START DATA FOR REVIEW

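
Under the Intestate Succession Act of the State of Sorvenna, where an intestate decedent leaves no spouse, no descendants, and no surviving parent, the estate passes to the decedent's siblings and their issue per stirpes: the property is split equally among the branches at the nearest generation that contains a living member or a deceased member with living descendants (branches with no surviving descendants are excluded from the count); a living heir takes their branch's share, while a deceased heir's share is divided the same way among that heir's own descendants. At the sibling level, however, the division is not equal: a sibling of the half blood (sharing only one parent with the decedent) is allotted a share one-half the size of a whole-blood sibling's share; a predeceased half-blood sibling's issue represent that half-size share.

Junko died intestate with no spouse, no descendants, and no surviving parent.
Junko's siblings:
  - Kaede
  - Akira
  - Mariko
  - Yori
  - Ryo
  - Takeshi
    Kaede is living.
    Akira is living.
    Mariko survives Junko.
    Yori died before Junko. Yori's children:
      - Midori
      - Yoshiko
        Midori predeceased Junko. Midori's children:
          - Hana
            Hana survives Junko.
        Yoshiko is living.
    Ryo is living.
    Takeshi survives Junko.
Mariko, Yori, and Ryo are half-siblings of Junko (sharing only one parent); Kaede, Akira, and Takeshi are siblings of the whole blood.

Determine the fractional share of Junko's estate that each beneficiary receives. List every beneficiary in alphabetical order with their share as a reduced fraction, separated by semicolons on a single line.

No spouse, descendants, or parent survives, so the estate passes to Junko's siblings per stirpes.
Half-blood siblings count for one-half the weight of whole-blood siblings at the initial division.
Dividing 1 in proportion to weights (total weight 9/2): Kaede (weight 1) → 2/9; Akira (weight 1) → 2/9; Mariko (weight 1/2) → 1/9; Yori (weight 1/2) → 1/9; Ryo (weight 1/2) → 1/9; Takeshi (weight 1) → 2/9.
Kaede is living and takes 2/9.
Akira is living and takes 2/9.
Mariko is living and takes 1/9.
Yori predeceased; the 1/9 allotted to Yori's branch passes to Yori's issue by representation.
The 1/9 is divided into 2 equal shares of 1/18 among Midori, Yoshiko.
Midori predeceased; the 1/18 allotted to Midori's branch passes to Midori's issue by representation.
Hana is the sole taker at this level and receives the full 1/18.
Yoshiko is living and takes 1/18.
Ryo is living and takes 1/9.
Takeshi is living and takes 2/9.

Akira 2/9; Hana 1/18; Kaede 2/9; Mariko 1/9; Ryo 1/9; Takeshi 2/9; Yoshiko 1/18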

END DATA FOR REVIEW

▶ [YOUR ASSIGNMENT]
Copy out every line of the listing where the word "died" occurs.

▶ [SOLVED EXERCISE]
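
Junko died intestate with no spouse, no descendants, and no surviving parent.
    Yori died before Junko. Yori's children: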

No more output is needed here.